= What is expected =
Please print all of the records that follow with nothing altered.

= Provided entries =
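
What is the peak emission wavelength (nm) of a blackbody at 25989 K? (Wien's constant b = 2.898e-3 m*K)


lam_max = b / T = 2.898e-3 / 25989 = 1.115e-07 m = 111.5087 nm

111.5087 nm


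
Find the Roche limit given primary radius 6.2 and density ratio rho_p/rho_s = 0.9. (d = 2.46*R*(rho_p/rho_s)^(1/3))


d_Roche = 2.46 * 6.2 * 0.9^(1/3) = 14.7256

14.7256


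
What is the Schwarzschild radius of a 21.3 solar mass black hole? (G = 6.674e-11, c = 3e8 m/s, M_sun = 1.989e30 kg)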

= Reply to the task =
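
What is the peak emission wavelength (nm) of a blackbody at 25989 K? (Wien's constant b = 2.898e-3 m*K)


lam_max = b / T = 2.898e-3 / 25989 = 1.115e-07 m = 111.5087 nm

111.5087 nm


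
Find the Roche limit given primary radius 6.2 and density ratio rho_p/rho_s = 0.9. (d = 2.46*R*(rho_p/rho_s)^(1/3))


d_Roche = 2.46 * 6.2 * 0.9^(1/3) = 14.7256

14.7256


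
What is the Schwarzschild radius of a 21.3 solar mass black hole? (G = 6.674e-11, c = 3e8 m/s, M_sun = 1.989e30 kg)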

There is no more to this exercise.